Your reply should hold the line containing "k_1 = 0x827" and every later line of the records, reproduced exactly, and no other lines.

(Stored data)
:::::

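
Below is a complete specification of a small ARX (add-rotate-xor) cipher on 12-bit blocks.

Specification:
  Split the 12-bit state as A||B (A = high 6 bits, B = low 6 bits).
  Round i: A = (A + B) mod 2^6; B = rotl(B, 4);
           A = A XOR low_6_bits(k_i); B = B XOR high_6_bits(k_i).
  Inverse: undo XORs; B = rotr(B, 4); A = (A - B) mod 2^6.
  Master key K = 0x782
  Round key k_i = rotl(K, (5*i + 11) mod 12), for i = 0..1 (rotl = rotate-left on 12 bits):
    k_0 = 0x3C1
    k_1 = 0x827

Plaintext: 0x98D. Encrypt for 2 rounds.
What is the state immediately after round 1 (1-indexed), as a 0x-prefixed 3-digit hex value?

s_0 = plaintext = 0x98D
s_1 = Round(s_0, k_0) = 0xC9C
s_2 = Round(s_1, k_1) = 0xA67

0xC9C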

:::::

WORKED SOLUTION -
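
    k_1 = 0x827

Plaintext: 0x98D. Encrypt for 2 rounds.
What is the state immediately after round 1 (1-indexed), as a 0x-prefixed 3-digit hex value?

s_0 = plaintext = 0x98D
s_1 = Round(s_0, k_0) = 0xC9C
s_2 = Round(s_1, k_1) = 0xA67

0xC9C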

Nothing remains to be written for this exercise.